» DATA EXTRACT
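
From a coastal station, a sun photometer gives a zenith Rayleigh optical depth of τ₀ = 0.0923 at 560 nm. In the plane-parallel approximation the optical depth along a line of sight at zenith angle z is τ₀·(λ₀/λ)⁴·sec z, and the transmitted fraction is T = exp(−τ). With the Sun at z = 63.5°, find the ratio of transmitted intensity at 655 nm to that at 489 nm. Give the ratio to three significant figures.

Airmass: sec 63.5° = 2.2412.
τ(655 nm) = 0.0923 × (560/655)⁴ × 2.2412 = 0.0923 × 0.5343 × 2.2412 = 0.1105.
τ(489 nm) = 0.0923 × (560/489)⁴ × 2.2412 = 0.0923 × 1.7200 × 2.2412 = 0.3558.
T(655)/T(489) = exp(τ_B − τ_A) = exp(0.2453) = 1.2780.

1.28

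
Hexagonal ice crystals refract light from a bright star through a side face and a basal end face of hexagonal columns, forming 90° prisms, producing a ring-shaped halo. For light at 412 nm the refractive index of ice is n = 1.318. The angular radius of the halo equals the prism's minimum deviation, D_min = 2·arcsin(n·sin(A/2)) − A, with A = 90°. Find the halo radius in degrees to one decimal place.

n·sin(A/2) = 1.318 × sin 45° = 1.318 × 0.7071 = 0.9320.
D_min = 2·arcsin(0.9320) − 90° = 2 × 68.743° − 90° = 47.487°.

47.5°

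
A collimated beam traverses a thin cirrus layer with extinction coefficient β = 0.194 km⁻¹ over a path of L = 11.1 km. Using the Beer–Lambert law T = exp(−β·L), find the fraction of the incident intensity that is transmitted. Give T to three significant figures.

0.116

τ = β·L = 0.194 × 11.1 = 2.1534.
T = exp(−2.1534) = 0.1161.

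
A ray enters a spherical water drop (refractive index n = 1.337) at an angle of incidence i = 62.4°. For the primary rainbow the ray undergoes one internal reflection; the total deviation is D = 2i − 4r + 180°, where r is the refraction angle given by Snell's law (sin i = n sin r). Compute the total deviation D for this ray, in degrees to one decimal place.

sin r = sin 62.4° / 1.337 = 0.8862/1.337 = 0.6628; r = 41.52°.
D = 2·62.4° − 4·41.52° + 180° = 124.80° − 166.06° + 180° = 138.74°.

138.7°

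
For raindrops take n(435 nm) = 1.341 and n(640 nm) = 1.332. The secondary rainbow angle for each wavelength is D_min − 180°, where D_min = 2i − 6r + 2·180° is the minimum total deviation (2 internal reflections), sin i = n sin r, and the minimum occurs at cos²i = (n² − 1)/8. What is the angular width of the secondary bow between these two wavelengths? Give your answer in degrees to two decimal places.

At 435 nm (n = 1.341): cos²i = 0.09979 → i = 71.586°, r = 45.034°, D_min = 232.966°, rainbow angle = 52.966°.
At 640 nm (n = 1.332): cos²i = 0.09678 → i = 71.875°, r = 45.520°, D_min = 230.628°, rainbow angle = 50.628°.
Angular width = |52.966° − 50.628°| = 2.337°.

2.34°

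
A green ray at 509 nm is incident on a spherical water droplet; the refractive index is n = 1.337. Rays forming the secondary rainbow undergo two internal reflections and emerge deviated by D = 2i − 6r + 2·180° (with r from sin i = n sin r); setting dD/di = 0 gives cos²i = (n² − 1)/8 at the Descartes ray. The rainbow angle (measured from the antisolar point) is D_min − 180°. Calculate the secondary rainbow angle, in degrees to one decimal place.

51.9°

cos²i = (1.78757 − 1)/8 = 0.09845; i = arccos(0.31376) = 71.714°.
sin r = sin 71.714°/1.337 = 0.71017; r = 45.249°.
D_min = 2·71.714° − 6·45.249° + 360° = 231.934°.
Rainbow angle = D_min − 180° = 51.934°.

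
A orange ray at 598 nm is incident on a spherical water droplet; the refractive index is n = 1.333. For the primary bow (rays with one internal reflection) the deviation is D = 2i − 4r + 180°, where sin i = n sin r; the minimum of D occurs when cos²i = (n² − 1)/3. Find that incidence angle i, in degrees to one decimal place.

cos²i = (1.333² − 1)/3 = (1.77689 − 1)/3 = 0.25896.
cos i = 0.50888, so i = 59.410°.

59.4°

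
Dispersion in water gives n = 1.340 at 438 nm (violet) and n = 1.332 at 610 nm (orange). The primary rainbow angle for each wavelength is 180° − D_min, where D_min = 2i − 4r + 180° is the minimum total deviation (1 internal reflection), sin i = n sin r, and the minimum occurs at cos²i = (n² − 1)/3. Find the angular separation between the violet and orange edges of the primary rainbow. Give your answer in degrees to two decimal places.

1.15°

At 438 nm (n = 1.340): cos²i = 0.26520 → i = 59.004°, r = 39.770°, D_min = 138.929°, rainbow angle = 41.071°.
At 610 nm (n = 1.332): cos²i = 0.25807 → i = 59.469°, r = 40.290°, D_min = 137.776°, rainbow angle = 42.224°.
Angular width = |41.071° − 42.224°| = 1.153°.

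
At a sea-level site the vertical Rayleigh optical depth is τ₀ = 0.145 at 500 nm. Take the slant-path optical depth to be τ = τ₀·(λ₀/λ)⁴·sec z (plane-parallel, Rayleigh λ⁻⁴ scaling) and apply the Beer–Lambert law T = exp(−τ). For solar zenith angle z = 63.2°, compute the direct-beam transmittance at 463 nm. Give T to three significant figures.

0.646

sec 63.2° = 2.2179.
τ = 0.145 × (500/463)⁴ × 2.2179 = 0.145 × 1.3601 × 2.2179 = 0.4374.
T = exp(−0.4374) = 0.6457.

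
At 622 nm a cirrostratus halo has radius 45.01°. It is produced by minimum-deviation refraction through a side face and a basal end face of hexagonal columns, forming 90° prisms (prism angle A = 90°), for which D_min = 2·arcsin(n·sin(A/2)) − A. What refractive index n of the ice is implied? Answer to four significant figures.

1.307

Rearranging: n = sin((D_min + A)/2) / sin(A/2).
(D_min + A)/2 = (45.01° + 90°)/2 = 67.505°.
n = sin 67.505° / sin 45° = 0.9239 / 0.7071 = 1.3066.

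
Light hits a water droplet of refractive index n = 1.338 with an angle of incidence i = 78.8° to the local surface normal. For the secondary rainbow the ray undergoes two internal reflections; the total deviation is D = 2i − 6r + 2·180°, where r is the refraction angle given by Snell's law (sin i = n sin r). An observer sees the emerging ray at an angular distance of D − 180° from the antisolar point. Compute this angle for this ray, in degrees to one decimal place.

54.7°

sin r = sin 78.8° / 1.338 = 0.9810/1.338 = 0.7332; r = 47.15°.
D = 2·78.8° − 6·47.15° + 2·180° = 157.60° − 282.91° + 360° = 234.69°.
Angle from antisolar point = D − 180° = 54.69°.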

» AIM OF THE TASK
Once you have read the entries, repeat them all exactly.

» THE COMPLETED TASK
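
From a coastal station, a sun photometer gives a zenith Rayleigh optical depth of τ₀ = 0.0923 at 560 nm. In the plane-parallel approximation the optical depth along a line of sight at zenith angle z is τ₀·(λ₀/λ)⁴·sec z, and the transmitted fraction is T = exp(−τ). With the Sun at z = 63.5°, find the ratio of transmitted intensity at 655 nm to that at 489 nm. Give the ratio to three significant figures.

Airmass: sec 63.5° = 2.2412.
τ(655 nm) = 0.0923 × (560/655)⁴ × 2.2412 = 0.0923 × 0.5343 × 2.2412 = 0.1105.
τ(489 nm) = 0.0923 × (560/489)⁴ × 2.2412 = 0.0923 × 1.7200 × 2.2412 = 0.3558.
T(655)/T(489) = exp(τ_B − τ_A) = exp(0.2453) = 1.2780.

1.28

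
Hexagonal ice crystals refract light from a bright star through a side face and a basal end face of hexagonal columns, forming 90° prisms, producing a ring-shaped halo. For light at 412 nm the refractive index of ice is n = 1.318. The angular radius of the halo equals the prism's minimum deviation, D_min = 2·arcsin(n·sin(A/2)) − A, with A = 90°. Find the halo radius in degrees to one decimal place.

n·sin(A/2) = 1.318 × sin 45° = 1.318 × 0.7071 = 0.9320.
D_min = 2·arcsin(0.9320) − 90° = 2 × 68.743° − 90° = 47.487°.

47.5°

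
A collimated beam traverses a thin cirrus layer with extinction coefficient β = 0.194 km⁻¹ over a path of L = 11.1 km. Using the Beer–Lambert law T = exp(−β·L), find the fraction of the incident intensity that is transmitted. Give T to three significant figures.

0.116

τ = β·L = 0.194 × 11.1 = 2.1534.
T = exp(−2.1534) = 0.1161.

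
A ray enters a spherical water drop (refractive index n = 1.337) at an angle of incidence i = 62.4°. For the primary rainbow the ray undergoes one internal reflection; the total deviation is D = 2i − 4r + 180°, where r is the refraction angle given by Snell's law (sin i = n sin r). Compute the total deviation D for this ray, in degrees to one decimal place.

sin r = sin 62.4° / 1.337 = 0.8862/1.337 = 0.6628; r = 41.52°.
D = 2·62.4° − 4·41.52° + 180° = 124.80° − 166.06° + 180° = 138.74°.

138.7°

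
For raindrops take n(435 nm) = 1.341 and n(640 nm) = 1.332. The secondary rainbow angle for each wavelength is D_min − 180°, where D_min = 2i − 6r + 2·180° is the minimum total deviation (2 internal reflections), sin i = n sin r, and the minimum occurs at cos²i = (n² − 1)/8. What is the angular width of the secondary bow between these two wavelengths? Give your answer in degrees to two decimal places.

At 435 nm (n = 1.341): cos²i = 0.09979 → i = 71.586°, r = 45.034°, D_min = 232.966°, rainbow angle = 52.966°.
At 640 nm (n = 1.332): cos²i = 0.09678 → i = 71.875°, r = 45.520°, D_min = 230.628°, rainbow angle = 50.628°.
Angular width = |52.966° − 50.628°| = 2.337°.

2.34°

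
A green ray at 509 nm is incident on a spherical water droplet; the refractive index is n = 1.337. Rays forming the secondary rainbow undergo two internal reflections and emerge deviated by D = 2i − 6r + 2·180° (with r from sin i = n sin r); setting dD/di = 0 gives cos²i = (n² − 1)/8 at the Descartes ray. The rainbow angle (measured from the antisolar point) is D_min − 180°. Calculate the secondary rainbow angle, in degrees to one decimal place.

51.9°

cos²i = (1.78757 − 1)/8 = 0.09845; i = arccos(0.31376) = 71.714°.
sin r = sin 71.714°/1.337 = 0.71017; r = 45.249°.
D_min = 2·71.714° − 6·45.249° + 360° = 231.934°.
Rainbow angle = D_min − 180° = 51.934°.

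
A orange ray at 598 nm is incident on a spherical water droplet; the refractive index is n = 1.333. For the primary bow (rays with one internal reflection) the deviation is D = 2i − 4r + 180°, where sin i = n sin r; the minimum of D occurs when cos²i = (n² − 1)/3. Find that incidence angle i, in degrees to one decimal place.

cos²i = (1.333² − 1)/3 = (1.77689 − 1)/3 = 0.25896.
cos i = 0.50888, so i = 59.410°.

59.4°

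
Dispersion in water gives n = 1.340 at 438 nm (violet) and n = 1.332 at 610 nm (orange). The primary rainbow angle for each wavelength is 180° − D_min, where D_min = 2i − 4r + 180° is the minimum total deviation (1 internal reflection), sin i = n sin r, and the minimum occurs at cos²i = (n² − 1)/3. Find the angular separation between the violet and orange edges of the primary rainbow. Give your answer in degrees to two decimal places.

1.15°

At 438 nm (n = 1.340): cos²i = 0.26520 → i = 59.004°, r = 39.770°, D_min = 138.929°, rainbow angle = 41.071°.
At 610 nm (n = 1.332): cos²i = 0.25807 → i = 59.469°, r = 40.290°, D_min = 137.776°, rainbow angle = 42.224°.
Angular width = |41.071° − 42.224°| = 1.153°.

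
At a sea-level site the vertical Rayleigh optical depth is τ₀ = 0.145 at 500 nm. Take the slant-path optical depth to be τ = τ₀·(λ₀/λ)⁴·sec z (plane-parallel, Rayleigh λ⁻⁴ scaling) and apply the Beer–Lambert law T = exp(−τ). For solar zenith angle z = 63.2°, compute the direct-beam transmittance at 463 nm. Give T to three significant figures.

0.646

sec 63.2° = 2.2179.
τ = 0.145 × (500/463)⁴ × 2.2179 = 0.145 × 1.3601 × 2.2179 = 0.4374.
T = exp(−0.4374) = 0.6457.

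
At 622 nm a cirrostratus halo has radius 45.01°. It is produced by minimum-deviation refraction through a side face and a basal end face of hexagonal columns, forming 90° prisms (prism angle A = 90°), for which D_min = 2·arcsin(n·sin(A/2)) − A. What refractive index n of the ice is implied? Answer to four significant figures.

1.307

Rearranging: n = sin((D_min + A)/2) / sin(A/2).
(D_min + A)/2 = (45.01° + 90°)/2 = 67.505°.
n = sin 67.505° / sin 45° = 0.9239 / 0.7071 = 1.3066.

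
Light hits a water droplet of refractive index n = 1.338 with an angle of incidence i = 78.8° to the local surface normal. For the secondary rainbow the ray undergoes two internal reflections; the total deviation is D = 2i − 6r + 2·180°, where r is the refraction angle given by Snell's law (sin i = n sin r). An observer sees the emerging ray at an angular distance of D − 180° from the antisolar point. Compute this angle for this ray, in degrees to one decimal place.

54.7°

sin r = sin 78.8° / 1.338 = 0.9810/1.338 = 0.7332; r = 47.15°.
D = 2·78.8° − 6·47.15° + 2·180° = 157.60° − 282.91° + 360° = 234.69°.
Angle from antisolar point = D − 180° = 54.69°.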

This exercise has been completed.